Materials provided
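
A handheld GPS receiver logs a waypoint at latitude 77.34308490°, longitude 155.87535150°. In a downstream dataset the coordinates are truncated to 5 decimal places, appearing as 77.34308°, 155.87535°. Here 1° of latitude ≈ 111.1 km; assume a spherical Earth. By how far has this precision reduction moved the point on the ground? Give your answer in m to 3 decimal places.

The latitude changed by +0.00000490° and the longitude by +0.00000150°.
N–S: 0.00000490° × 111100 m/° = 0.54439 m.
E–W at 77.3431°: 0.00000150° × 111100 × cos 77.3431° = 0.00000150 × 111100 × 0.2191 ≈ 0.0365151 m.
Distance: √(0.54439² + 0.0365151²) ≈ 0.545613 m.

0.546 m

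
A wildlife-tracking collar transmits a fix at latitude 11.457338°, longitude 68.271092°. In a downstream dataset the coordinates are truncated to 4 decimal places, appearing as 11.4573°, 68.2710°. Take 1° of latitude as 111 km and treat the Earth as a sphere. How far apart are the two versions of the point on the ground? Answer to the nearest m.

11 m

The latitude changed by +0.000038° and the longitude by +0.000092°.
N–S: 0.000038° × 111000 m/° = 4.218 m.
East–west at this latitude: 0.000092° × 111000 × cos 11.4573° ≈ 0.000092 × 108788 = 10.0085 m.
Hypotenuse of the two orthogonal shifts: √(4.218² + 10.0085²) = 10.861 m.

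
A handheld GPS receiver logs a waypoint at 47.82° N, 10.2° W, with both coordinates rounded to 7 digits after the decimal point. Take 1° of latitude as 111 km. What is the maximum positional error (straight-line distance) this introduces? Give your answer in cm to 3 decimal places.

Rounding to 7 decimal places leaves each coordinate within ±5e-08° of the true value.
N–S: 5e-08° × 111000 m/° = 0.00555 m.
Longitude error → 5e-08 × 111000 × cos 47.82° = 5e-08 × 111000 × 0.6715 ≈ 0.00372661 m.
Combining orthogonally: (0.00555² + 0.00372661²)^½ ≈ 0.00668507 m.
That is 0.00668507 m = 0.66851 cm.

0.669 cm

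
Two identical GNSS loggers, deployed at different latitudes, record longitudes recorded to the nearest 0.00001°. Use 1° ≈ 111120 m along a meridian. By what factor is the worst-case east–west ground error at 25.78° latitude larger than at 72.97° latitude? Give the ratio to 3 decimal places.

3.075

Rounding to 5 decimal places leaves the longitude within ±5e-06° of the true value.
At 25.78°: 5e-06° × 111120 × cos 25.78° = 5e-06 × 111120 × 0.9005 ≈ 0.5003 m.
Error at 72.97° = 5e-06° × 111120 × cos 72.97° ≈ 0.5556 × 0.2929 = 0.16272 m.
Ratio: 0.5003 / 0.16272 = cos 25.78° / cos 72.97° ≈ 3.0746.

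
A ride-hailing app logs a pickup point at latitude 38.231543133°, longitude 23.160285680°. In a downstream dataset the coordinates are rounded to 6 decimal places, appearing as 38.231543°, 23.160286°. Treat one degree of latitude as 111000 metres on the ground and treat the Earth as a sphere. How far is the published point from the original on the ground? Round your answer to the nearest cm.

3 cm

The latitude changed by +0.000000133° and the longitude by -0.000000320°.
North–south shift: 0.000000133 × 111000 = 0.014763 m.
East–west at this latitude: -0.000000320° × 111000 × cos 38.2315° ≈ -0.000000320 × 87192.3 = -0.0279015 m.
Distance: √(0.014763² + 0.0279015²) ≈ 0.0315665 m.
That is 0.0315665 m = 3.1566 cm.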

What is needed
Your answer must be every record above, retyped exactly.

Output of the exercise
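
A handheld GPS receiver logs a waypoint at latitude 77.34308490°, longitude 155.87535150°. In a downstream dataset the coordinates are truncated to 5 decimal places, appearing as 77.34308°, 155.87535°. Here 1° of latitude ≈ 111.1 km; assume a spherical Earth. By how far has this precision reduction moved the point on the ground? Give your answer in m to 3 decimal places.

The latitude changed by +0.00000490° and the longitude by +0.00000150°.
N–S: 0.00000490° × 111100 m/° = 0.54439 m.
E–W at 77.3431°: 0.00000150° × 111100 × cos 77.3431° = 0.00000150 × 111100 × 0.2191 ≈ 0.0365151 m.
Distance: √(0.54439² + 0.0365151²) ≈ 0.545613 m.

0.546 m

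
A wildlife-tracking collar transmits a fix at latitude 11.457338°, longitude 68.271092°. In a downstream dataset the coordinates are truncated to 4 decimal places, appearing as 11.4573°, 68.2710°. Take 1° of latitude as 111 km and treat the Earth as a sphere. How far apart are the two versions of the point on the ground? Answer to the nearest m.

11 m

The latitude changed by +0.000038° and the longitude by +0.000092°.
N–S: 0.000038° × 111000 m/° = 4.218 m.
East–west at this latitude: 0.000092° × 111000 × cos 11.4573° ≈ 0.000092 × 108788 = 10.0085 m.
Hypotenuse of the two orthogonal shifts: √(4.218² + 10.0085²) = 10.861 m.

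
A handheld GPS receiver logs a waypoint at 47.82° N, 10.2° W, with both coordinates rounded to 7 digits after the decimal point. Take 1° of latitude as 111 km. What is the maximum positional error (straight-line distance) this introduces? Give your answer in cm to 3 decimal places.

Rounding to 7 decimal places leaves each coordinate within ±5e-08° of the true value.
N–S: 5e-08° × 111000 m/° = 0.00555 m.
Longitude error → 5e-08 × 111000 × cos 47.82° = 5e-08 × 111000 × 0.6715 ≈ 0.00372661 m.
Combining orthogonally: (0.00555² + 0.00372661²)^½ ≈ 0.00668507 m.
That is 0.00668507 m = 0.66851 cm.

0.669 cm

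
Two identical GNSS loggers, deployed at different latitudes, record longitudes recorded to the nearest 0.00001°. Use 1° ≈ 111120 m along a meridian. By what factor is the worst-case east–west ground error at 25.78° latitude larger than at 72.97° latitude? Give the ratio to 3 decimal places.

3.075

Rounding to 5 decimal places leaves the longitude within ±5e-06° of the true value.
At 25.78°: 5e-06° × 111120 × cos 25.78° = 5e-06 × 111120 × 0.9005 ≈ 0.5003 m.
Error at 72.97° = 5e-06° × 111120 × cos 72.97° ≈ 0.5556 × 0.2929 = 0.16272 m.
Ratio: 0.5003 / 0.16272 = cos 25.78° / cos 72.97° ≈ 3.0746.

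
A ride-hailing app logs a pickup point at latitude 38.231543133°, longitude 23.160285680°. In a downstream dataset the coordinates are rounded to 6 decimal places, appearing as 38.231543°, 23.160286°. Treat one degree of latitude as 111000 metres on the ground and treat the Earth as a sphere. How far is the published point from the original on the ground? Round your answer to the nearest cm.

3 cm

The latitude changed by +0.000000133° and the longitude by -0.000000320°.
North–south shift: 0.000000133 × 111000 = 0.014763 m.
East–west at this latitude: -0.000000320° × 111000 × cos 38.2315° ≈ -0.000000320 × 87192.3 = -0.0279015 m.
Distance: √(0.014763² + 0.0279015²) ≈ 0.0315665 m.
That is 0.0315665 m = 3.1566 cm.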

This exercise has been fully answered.